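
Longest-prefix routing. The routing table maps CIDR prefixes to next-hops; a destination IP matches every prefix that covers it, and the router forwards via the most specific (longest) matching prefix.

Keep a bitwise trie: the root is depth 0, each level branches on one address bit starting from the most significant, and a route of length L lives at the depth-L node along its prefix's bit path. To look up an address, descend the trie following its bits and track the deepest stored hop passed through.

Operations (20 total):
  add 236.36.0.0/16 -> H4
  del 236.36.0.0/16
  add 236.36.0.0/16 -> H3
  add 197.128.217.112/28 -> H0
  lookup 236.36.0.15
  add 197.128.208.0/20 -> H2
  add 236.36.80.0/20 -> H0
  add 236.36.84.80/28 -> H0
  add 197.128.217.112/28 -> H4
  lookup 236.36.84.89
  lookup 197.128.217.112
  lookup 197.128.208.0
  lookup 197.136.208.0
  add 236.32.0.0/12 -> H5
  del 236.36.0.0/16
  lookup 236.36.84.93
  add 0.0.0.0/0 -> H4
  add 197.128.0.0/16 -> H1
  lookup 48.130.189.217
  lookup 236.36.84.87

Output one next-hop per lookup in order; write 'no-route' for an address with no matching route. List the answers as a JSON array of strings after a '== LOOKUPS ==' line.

Apply in order:
  + 236.36.0.0/16 (H4) depth=16
  - 236.36.0.0/16 clear@16
  + 236.36.0.0/16 (H3) depth=16
  + 197.128.217.112/28 (H0) depth=28
  Q 236.36.0.15: descend 1110110000100100 ; hops seen [H3] ; pick H3
  + 197.128.208.0/20 (H2) depth=20
  + 236.36.80.0/20 (H0) depth=20
  + 236.36.84.80/28 (H0) depth=28
  + 197.128.217.112/28 (H4) depth=28
  Q 236.36.84.89: descend 1110110000100100010101000101 ; hops seen [H3,H0,H0] ; pick H0
  Q 197.128.217.112: descend 1100010110000000110110010111 ; hops seen [H2,H4] ; pick H4
  Q 197.128.208.0: descend 11000101100000001101 ; hops seen [H2] ; pick H2
  Q 197.136.208.0: descend 110001011000 ; hops seen [∅] ; pick no-route
  + 236.32.0.0/12 (H5) depth=12
  - 236.36.0.0/16 clear@16
  Q 236.36.84.93: descend 1110110000100100010101000101 ; hops seen [H5,H0,H0] ; pick H0
  + 0.0.0.0/0 (H4) depth=0
  + 197.128.0.0/16 (H1) depth=16
  Q 48.130.189.217: descend ε ; hops seen [H4] ; pick H4
  Q 236.36.84.87: descend 1110110000100100010101000101 ; hops seen [H4,H5,H0,H0] ; pick H0

== LOOKUPS ==
["H3","H0","H4","H2","no-route","H0","H4","H0"]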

........

◆ EXERCISE PROMPT
Using the records above, report the number of lines that include the string "prefix", with nothing added.

◆ SOLUTION TO THIS PROBLEM
2